(Dataset entries)
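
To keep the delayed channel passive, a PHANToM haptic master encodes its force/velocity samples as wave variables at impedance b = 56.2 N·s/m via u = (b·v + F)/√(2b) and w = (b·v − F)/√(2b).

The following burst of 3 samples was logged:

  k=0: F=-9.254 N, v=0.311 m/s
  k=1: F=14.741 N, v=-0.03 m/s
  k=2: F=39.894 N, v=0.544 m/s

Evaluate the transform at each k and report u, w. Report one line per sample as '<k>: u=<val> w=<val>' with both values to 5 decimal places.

0: u=0.77573 w=2.52146
1: u=1.23138 w=-1.54944
2: u=6.64663 w=-0.87920

k=0: b·v=56.2×0.311=17.47820; √(2b)=10.60189; u=(17.47820+(-9.254))/10.60189=0.77573, w=(17.47820−(-9.254))/10.60189=2.52146
k=1: b·v=56.2×(-0.03)=-1.68600; √(2b)=10.60189; u=(-1.68600+14.741)/10.60189=1.23138, w=(-1.68600−14.741)/10.60189=-1.54944
k=2: b·v=56.2×0.544=30.57280; √(2b)=10.60189; u=(30.57280+39.894)/10.60189=6.64663, w=(30.57280−39.894)/10.60189=-0.87920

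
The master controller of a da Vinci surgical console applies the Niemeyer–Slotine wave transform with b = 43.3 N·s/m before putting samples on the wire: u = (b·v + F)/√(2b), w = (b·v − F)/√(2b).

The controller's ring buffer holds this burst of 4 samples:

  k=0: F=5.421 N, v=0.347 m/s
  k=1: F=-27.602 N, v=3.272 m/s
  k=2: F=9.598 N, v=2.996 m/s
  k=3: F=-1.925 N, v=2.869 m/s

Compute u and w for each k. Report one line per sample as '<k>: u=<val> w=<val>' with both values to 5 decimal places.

k=0: b·v=43.3×0.347=15.02510; √(2b)=9.30591; u=(15.02510+5.421)/9.30591=2.19711, w=(15.02510−5.421)/9.30591=1.03204
k=1: b·v=43.3×3.272=141.67760; √(2b)=9.30591; u=(141.67760+(-27.602))/9.30591=12.25840, w=(141.67760−(-27.602))/9.30591=18.19054
k=2: b·v=43.3×2.996=129.72680; √(2b)=9.30591; u=(129.72680+9.598)/9.30591=14.97164, w=(129.72680−9.598)/9.30591=12.90887
k=3: b·v=43.3×2.869=124.22770; √(2b)=9.30591; u=(124.22770+(-1.925))/9.30591=13.14247, w=(124.22770−(-1.925))/9.30591=13.55619

0: u=2.19711 w=1.03204
1: u=12.25840 w=18.19054
2: u=14.97164 w=12.90887
3: u=13.14247 w=13.55619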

→ Task details: Looking at the data above, how many lines hold the word "controller"? Respond with the number alone.

→ Solution to this problem: 2